> _Task_: Repeat the lines below exactly as written, please, from the line with "u +8 )* (7 + u )*( 1+u)" to the line with "(B) -285570", both lines included, and no others.

> _Information supplied_:
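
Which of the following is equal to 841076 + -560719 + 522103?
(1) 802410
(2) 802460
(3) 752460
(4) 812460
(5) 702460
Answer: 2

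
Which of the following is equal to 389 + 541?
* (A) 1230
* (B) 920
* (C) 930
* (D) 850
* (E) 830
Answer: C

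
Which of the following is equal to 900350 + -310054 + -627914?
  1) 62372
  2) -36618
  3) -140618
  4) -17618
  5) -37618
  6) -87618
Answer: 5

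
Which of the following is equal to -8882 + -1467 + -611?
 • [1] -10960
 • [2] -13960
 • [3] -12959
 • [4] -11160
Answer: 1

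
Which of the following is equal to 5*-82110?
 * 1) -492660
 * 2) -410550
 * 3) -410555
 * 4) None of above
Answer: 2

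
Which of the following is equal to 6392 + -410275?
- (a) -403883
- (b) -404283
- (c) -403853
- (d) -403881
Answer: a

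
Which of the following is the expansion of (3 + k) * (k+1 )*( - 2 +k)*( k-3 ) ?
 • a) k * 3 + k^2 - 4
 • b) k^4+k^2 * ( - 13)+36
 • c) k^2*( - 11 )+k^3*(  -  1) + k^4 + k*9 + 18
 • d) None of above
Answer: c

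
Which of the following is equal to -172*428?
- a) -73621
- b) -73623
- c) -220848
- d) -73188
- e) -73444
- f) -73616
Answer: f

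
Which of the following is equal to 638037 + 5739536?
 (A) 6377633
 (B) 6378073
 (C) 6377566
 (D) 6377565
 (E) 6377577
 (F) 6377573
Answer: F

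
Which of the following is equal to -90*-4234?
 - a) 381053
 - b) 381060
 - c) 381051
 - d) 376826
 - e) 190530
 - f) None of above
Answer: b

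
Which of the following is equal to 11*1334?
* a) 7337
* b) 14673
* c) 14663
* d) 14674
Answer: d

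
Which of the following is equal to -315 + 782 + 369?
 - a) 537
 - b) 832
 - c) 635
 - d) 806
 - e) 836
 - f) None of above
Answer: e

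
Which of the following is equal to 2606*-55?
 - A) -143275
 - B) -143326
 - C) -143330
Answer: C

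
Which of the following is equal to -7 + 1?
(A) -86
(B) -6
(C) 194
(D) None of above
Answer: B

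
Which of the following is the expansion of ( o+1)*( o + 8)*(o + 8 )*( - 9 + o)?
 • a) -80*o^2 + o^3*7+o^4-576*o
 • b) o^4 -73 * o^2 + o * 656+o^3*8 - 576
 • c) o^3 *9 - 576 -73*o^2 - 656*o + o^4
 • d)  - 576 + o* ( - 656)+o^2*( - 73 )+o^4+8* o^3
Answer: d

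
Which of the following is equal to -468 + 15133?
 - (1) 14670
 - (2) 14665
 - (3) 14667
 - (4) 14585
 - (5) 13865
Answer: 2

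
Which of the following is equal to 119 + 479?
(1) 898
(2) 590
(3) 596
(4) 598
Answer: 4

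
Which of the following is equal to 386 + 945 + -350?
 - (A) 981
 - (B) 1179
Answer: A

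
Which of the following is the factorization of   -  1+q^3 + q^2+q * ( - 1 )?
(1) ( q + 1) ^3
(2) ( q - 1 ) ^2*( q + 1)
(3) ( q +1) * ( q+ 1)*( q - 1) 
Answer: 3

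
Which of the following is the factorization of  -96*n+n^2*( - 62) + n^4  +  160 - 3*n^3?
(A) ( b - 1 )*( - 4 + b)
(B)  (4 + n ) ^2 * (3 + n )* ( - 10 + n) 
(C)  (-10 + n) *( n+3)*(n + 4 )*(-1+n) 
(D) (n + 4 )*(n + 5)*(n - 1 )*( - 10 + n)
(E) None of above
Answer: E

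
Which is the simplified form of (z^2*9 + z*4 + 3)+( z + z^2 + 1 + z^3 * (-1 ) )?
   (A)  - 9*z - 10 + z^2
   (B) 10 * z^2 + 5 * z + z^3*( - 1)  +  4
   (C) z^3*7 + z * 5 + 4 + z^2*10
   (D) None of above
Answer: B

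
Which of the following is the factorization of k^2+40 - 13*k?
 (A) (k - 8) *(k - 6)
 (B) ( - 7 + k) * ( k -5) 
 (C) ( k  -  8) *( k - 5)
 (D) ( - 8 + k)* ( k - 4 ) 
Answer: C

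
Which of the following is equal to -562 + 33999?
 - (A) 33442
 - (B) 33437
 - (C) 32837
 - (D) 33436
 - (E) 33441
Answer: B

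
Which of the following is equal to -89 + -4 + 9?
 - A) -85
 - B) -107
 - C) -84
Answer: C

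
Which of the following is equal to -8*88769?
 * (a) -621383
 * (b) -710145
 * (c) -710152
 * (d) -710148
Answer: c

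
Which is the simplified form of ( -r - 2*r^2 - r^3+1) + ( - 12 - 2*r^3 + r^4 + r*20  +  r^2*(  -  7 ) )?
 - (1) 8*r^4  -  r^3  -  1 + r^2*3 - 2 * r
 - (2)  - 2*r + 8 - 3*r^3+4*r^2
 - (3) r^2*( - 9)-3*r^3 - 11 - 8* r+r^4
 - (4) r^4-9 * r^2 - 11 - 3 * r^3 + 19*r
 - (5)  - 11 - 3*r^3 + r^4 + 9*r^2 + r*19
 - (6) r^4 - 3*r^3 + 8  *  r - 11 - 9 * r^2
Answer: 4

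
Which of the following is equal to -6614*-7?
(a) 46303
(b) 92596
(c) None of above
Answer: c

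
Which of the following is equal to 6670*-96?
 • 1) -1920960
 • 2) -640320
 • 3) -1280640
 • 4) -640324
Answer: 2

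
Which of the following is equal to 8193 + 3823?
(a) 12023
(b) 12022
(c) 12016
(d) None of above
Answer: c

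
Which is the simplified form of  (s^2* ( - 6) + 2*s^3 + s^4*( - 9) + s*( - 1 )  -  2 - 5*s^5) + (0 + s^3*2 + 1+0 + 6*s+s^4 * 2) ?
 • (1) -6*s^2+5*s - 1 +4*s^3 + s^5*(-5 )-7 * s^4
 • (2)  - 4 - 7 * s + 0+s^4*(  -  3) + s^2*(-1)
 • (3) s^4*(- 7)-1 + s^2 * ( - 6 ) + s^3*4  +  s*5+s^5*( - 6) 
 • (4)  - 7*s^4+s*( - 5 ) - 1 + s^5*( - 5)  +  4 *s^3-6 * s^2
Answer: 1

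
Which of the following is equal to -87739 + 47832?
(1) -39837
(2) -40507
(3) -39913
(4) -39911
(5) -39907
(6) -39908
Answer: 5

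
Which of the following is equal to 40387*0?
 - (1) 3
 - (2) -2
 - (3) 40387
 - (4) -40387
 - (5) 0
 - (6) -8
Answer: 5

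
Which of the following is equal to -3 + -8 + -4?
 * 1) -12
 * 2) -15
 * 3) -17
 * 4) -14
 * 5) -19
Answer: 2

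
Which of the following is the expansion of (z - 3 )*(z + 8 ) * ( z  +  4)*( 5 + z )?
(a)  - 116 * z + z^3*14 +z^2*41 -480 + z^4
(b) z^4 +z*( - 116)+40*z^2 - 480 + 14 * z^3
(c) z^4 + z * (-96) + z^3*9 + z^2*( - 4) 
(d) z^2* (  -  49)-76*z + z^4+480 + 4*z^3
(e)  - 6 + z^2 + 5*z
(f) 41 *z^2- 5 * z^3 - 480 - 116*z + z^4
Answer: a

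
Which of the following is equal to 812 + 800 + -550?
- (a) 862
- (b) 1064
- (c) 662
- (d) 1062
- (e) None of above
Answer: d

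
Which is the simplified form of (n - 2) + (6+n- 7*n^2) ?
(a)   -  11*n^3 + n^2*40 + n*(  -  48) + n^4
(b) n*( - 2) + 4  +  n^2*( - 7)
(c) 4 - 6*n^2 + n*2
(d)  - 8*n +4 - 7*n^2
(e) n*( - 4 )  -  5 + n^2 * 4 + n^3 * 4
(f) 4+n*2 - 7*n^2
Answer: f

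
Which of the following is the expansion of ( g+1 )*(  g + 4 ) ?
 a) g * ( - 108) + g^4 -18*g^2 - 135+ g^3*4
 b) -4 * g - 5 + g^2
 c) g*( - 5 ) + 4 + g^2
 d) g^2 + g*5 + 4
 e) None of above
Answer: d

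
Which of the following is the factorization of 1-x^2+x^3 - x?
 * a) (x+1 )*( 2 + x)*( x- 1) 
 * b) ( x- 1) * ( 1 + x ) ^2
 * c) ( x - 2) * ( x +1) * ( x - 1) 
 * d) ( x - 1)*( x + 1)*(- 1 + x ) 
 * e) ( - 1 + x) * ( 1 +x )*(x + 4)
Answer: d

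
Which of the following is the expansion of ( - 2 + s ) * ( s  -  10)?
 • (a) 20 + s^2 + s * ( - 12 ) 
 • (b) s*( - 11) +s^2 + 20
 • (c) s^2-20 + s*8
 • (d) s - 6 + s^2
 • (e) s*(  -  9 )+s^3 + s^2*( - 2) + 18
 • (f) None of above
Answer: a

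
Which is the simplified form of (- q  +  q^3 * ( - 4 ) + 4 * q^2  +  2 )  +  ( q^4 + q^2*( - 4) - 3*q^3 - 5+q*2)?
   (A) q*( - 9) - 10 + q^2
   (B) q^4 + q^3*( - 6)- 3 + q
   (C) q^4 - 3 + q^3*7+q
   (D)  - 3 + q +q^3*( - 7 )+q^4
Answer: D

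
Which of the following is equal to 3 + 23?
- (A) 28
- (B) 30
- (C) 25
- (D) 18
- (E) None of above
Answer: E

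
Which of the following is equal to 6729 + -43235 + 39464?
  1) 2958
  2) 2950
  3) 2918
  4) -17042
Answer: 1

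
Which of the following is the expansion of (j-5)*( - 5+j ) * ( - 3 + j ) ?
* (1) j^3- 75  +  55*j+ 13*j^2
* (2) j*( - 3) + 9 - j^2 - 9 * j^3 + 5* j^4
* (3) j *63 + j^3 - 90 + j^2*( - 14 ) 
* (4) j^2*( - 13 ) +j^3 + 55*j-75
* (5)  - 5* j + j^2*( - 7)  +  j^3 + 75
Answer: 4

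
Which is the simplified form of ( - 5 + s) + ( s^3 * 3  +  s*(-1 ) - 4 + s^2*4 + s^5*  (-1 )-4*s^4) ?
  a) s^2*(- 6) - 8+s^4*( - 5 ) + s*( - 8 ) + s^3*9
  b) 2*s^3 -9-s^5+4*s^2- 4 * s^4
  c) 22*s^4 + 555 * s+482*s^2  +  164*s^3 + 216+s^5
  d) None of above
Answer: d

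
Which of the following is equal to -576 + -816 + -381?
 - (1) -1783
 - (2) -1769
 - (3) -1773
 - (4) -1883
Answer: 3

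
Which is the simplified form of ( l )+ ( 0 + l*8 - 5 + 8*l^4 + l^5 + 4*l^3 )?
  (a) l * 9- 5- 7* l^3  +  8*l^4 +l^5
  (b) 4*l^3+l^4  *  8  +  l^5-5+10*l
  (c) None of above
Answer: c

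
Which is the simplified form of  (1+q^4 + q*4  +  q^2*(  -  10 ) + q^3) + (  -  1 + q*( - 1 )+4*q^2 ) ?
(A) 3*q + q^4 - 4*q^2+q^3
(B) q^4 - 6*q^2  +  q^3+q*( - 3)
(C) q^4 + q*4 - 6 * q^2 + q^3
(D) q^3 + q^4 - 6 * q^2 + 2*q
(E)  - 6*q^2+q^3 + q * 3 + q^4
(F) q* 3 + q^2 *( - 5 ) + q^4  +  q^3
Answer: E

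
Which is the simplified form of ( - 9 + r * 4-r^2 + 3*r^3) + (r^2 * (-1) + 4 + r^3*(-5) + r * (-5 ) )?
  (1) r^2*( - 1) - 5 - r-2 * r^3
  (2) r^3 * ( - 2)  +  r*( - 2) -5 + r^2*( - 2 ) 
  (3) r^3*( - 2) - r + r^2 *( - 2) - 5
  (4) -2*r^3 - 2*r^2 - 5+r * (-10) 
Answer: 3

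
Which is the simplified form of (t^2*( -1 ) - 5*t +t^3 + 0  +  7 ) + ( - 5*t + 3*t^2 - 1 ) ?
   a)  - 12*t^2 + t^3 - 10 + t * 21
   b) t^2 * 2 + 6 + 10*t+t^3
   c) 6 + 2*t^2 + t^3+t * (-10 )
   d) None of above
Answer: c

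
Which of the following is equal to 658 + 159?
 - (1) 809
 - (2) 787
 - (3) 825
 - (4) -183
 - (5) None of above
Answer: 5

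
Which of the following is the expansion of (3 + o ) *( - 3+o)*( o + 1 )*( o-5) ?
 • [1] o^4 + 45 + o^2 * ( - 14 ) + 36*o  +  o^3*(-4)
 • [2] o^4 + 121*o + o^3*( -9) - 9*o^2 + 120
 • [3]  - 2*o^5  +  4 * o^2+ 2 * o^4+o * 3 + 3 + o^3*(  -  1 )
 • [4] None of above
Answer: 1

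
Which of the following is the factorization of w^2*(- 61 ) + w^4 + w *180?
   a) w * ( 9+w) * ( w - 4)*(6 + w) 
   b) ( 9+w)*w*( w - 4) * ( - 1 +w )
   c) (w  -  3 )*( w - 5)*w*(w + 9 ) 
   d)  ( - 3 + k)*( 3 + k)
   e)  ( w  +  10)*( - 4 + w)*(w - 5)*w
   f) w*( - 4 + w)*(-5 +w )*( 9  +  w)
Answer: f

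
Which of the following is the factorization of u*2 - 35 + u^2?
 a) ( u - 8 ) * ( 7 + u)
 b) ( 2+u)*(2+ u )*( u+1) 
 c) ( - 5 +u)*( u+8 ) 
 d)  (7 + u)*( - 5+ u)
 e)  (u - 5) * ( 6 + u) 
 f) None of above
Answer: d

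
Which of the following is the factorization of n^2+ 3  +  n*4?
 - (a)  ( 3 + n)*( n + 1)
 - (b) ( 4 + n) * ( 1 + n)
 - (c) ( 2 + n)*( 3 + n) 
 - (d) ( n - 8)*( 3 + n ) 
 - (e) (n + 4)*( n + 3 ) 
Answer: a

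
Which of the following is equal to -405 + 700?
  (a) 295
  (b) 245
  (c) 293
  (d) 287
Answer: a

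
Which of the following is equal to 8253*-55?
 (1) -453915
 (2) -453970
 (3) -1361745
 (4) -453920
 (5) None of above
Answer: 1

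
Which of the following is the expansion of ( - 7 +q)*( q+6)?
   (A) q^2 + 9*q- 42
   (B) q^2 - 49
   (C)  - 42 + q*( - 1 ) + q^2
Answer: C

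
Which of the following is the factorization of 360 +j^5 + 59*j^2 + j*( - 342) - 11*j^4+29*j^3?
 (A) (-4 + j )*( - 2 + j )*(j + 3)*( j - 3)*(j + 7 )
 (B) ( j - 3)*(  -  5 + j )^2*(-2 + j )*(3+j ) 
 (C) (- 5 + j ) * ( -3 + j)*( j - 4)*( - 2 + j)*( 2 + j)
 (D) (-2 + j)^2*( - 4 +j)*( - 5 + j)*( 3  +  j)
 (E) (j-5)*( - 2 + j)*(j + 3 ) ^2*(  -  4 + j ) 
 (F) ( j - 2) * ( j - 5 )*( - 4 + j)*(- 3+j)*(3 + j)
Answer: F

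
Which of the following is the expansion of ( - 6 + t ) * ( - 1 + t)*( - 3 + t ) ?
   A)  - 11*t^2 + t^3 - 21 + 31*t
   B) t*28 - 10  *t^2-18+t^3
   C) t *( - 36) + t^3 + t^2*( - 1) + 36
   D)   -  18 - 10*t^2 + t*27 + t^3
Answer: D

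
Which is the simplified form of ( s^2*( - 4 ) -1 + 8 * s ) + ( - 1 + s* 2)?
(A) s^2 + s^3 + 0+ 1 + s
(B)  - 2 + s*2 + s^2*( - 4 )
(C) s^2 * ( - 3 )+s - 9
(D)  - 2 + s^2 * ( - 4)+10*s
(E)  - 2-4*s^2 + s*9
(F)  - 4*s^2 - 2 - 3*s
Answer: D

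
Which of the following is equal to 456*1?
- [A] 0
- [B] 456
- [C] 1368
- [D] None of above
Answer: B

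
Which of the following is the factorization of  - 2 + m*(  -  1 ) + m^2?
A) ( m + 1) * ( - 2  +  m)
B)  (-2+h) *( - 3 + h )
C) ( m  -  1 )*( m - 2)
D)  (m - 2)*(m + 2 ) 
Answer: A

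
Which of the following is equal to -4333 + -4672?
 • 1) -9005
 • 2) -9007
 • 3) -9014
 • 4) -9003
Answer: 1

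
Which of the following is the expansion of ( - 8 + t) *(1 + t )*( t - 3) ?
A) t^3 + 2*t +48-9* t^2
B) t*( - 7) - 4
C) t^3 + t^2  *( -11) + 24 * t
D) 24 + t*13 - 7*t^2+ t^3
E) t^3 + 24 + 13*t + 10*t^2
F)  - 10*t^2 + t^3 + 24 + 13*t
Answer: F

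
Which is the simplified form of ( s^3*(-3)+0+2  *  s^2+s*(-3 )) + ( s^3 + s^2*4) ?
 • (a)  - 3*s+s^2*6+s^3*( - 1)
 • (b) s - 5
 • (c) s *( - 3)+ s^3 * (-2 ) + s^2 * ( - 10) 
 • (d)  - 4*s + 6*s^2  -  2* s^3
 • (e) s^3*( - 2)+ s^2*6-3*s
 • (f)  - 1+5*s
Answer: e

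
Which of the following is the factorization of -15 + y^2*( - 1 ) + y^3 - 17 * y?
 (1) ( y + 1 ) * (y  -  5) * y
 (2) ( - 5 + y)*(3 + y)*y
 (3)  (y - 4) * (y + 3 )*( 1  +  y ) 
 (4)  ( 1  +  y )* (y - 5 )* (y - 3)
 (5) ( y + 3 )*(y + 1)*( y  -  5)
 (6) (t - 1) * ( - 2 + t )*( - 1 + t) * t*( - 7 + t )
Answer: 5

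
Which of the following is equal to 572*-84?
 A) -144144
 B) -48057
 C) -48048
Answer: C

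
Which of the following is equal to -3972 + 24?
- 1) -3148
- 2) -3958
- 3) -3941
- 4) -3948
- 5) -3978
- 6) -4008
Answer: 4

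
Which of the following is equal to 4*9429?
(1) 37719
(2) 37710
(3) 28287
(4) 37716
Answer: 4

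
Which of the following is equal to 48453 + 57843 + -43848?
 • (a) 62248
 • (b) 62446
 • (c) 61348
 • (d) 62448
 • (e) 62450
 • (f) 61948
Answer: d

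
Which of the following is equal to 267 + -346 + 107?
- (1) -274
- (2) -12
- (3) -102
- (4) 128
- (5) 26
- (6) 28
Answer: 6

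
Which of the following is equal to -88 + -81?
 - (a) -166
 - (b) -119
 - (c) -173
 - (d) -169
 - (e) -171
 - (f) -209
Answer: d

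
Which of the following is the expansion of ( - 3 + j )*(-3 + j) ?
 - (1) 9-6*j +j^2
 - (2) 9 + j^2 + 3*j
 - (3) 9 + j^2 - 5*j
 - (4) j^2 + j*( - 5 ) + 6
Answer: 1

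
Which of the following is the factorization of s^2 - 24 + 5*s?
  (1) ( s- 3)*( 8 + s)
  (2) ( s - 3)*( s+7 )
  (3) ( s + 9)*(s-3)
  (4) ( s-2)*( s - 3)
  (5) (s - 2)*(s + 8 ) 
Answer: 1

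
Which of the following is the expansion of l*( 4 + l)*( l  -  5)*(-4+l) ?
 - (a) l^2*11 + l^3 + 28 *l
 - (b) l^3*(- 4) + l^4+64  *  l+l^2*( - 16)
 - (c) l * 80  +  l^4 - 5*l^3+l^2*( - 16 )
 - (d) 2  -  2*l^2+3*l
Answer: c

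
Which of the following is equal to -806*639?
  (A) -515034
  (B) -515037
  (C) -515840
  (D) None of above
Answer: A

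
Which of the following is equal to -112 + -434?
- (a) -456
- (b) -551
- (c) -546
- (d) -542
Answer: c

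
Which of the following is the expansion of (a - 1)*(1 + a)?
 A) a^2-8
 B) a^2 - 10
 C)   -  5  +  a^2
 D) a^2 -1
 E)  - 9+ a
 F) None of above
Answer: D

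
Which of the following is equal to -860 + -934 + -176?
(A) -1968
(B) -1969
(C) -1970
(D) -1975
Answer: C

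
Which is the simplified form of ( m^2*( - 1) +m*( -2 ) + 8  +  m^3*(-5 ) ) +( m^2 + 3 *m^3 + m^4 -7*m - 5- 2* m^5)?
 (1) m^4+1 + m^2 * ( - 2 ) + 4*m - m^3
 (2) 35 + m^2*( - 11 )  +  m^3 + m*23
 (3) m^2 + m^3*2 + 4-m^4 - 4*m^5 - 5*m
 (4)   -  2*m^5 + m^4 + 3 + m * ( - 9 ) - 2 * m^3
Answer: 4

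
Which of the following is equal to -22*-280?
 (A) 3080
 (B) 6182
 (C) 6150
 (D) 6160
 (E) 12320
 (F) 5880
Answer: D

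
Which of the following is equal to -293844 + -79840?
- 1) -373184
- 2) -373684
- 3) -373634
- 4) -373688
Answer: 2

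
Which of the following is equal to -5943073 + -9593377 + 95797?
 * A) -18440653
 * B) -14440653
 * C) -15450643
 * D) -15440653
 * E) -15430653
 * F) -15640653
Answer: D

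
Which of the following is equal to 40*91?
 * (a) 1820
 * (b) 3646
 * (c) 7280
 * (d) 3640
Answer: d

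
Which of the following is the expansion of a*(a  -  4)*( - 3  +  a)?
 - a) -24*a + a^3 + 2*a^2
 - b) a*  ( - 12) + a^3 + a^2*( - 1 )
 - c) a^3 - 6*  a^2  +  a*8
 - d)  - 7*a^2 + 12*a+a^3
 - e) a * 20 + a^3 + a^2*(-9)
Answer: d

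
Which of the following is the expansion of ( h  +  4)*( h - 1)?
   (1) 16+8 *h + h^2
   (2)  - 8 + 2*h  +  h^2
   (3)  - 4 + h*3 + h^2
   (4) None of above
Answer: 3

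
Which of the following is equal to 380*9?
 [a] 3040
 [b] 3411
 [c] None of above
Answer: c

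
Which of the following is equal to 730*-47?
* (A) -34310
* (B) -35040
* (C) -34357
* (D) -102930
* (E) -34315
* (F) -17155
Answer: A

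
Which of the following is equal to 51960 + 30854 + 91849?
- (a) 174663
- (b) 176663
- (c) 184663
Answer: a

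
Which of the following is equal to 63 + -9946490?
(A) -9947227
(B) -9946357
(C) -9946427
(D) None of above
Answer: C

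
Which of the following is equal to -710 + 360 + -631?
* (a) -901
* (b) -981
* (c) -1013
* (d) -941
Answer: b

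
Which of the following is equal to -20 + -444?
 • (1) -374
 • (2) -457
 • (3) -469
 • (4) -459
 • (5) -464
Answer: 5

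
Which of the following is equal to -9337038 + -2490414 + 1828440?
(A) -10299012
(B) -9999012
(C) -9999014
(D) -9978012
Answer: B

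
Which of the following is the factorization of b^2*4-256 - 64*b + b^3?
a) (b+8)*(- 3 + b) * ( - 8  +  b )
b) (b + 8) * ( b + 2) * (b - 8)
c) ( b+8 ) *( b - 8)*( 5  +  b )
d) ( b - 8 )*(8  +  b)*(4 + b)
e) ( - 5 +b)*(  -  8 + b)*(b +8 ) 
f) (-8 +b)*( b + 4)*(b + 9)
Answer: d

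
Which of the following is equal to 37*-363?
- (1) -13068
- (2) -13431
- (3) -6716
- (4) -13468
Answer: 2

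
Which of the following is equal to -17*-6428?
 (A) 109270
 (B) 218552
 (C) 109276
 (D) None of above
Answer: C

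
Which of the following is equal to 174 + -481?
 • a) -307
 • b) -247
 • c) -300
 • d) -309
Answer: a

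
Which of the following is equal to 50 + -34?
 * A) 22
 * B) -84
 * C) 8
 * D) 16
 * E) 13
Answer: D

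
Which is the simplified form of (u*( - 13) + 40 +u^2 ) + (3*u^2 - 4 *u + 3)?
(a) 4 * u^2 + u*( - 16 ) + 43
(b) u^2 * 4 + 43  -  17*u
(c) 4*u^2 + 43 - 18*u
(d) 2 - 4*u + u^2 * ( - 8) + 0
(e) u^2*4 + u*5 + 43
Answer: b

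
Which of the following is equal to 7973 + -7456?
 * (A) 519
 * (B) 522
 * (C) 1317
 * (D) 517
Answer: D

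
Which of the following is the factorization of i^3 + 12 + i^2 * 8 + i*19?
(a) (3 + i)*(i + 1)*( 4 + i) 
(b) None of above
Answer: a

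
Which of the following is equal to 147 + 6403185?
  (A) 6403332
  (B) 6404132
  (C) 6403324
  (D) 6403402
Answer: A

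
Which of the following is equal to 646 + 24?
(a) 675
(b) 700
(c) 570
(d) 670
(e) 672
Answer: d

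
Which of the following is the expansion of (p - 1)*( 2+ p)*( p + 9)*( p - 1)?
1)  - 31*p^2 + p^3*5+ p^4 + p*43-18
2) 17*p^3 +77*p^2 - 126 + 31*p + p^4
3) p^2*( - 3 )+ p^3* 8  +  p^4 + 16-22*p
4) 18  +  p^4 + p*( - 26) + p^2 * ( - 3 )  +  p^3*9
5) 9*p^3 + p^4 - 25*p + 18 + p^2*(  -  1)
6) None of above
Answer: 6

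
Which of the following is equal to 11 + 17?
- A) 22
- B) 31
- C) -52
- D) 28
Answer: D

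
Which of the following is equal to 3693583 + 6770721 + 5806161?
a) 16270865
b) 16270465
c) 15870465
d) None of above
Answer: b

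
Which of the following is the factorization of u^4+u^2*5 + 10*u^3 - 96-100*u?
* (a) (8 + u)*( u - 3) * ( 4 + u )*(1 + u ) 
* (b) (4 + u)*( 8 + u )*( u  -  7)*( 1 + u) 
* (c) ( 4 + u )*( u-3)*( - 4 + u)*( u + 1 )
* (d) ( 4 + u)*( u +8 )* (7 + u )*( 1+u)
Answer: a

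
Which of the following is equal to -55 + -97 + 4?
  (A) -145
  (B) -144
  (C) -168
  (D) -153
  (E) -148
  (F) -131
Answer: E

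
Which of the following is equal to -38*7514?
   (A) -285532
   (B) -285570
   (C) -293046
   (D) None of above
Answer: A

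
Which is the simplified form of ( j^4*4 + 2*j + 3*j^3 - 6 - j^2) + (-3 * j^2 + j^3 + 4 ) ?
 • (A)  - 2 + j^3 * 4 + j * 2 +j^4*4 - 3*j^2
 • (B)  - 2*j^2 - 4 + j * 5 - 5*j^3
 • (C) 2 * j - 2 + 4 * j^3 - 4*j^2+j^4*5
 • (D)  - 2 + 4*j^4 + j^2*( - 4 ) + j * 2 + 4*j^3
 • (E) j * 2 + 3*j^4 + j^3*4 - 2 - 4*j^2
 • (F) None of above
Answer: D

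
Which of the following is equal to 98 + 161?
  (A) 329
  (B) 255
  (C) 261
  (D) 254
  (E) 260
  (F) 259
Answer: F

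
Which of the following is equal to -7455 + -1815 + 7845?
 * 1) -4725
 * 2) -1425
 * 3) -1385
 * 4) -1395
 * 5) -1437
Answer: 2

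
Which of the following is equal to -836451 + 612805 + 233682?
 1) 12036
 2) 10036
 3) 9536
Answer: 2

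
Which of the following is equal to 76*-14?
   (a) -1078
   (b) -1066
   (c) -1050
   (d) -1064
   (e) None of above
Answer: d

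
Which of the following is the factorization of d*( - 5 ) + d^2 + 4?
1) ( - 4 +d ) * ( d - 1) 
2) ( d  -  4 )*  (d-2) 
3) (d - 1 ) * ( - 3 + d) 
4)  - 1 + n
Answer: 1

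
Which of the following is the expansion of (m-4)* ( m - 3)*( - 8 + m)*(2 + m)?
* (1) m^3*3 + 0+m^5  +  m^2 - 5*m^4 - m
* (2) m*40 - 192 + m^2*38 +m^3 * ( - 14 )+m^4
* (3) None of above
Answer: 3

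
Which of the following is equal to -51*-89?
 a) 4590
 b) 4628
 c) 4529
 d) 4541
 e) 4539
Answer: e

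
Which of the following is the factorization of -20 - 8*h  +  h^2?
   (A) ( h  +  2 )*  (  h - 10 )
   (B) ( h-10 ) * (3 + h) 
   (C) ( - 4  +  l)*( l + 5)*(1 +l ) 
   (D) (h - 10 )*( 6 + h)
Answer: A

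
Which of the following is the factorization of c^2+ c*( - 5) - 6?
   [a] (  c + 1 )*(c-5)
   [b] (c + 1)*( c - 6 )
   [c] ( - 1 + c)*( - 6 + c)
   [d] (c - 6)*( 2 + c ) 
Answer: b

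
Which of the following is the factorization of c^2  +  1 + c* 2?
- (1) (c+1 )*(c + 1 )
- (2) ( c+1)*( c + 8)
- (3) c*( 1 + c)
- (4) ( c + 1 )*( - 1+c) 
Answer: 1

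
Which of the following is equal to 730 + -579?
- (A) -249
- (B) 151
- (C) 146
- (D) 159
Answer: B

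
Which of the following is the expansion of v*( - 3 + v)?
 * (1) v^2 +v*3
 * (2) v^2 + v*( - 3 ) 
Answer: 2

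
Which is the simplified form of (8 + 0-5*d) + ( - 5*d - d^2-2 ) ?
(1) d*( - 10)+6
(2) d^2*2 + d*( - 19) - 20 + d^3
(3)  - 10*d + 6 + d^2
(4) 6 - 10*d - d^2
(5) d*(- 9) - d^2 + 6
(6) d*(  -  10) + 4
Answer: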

> _Solution to the problem_:
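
* (d) ( 4 + u)*( u +8 )* (7 + u )*( 1+u)
Answer: a

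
Which of the following is equal to -55 + -97 + 4?
  (A) -145
  (B) -144
  (C) -168
  (D) -153
  (E) -148
  (F) -131
Answer: E

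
Which of the following is equal to -38*7514?
   (A) -285532
   (B) -285570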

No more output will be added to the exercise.